## PROVIDED DATA

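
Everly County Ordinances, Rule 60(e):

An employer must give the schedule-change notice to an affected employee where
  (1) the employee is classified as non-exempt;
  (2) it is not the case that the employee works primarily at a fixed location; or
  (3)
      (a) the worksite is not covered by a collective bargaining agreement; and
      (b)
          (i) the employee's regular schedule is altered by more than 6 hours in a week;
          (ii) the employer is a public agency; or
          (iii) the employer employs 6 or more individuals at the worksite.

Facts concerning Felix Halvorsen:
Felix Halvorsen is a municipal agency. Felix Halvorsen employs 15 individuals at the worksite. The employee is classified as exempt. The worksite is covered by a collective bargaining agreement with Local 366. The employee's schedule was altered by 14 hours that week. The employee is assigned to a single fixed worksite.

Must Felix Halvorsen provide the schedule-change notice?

(1) non-exempt — not met.
(2) not (fixed location) — fails.
(a) no CBA — fails.
(i) schedule shift > 6h — met.
(ii) public agency — met.
(iii) ≥ 6 at site — satisfied.
So (b) is satisfied (T OR T OR T).
So (3) is not satisfied (F AND T).
Overall = F OR F OR F = false.

No — not required.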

## WHAT THE EXERCISE ASKS
Each record should be transcribed exactly as it was written.

## ANSWER TO THIS EXERCISE
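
Everly County Ordinances, Rule 60(e):

An employer must give the schedule-change notice to an affected employee where
  (1) the employee is classified as non-exempt;
  (2) it is not the case that the employee works primarily at a fixed location; or
  (3)
      (a) the worksite is not covered by a collective bargaining agreement; and
      (b)
          (i) the employee's regular schedule is altered by more than 6 hours in a week;
          (ii) the employer is a public agency; or
          (iii) the employer employs 6 or more individuals at the worksite.

Facts concerning Felix Halvorsen:
Felix Halvorsen is a municipal agency. Felix Halvorsen employs 15 individuals at the worksite. The employee is classified as exempt. The worksite is covered by a collective bargaining agreement with Local 366. The employee's schedule was altered by 14 hours that week. The employee is assigned to a single fixed worksite.

Must Felix Halvorsen provide the schedule-change notice?

(1) non-exempt — not met.
(2) not (fixed location) — fails.
(a) no CBA — fails.
(i) schedule shift > 6h — met.
(ii) public agency — met.
(iii) ≥ 6 at site — satisfied.
So (b) is satisfied (T OR T OR T).
So (3) is not satisfied (F AND T).
Overall = F OR F OR F = false.

No — not required.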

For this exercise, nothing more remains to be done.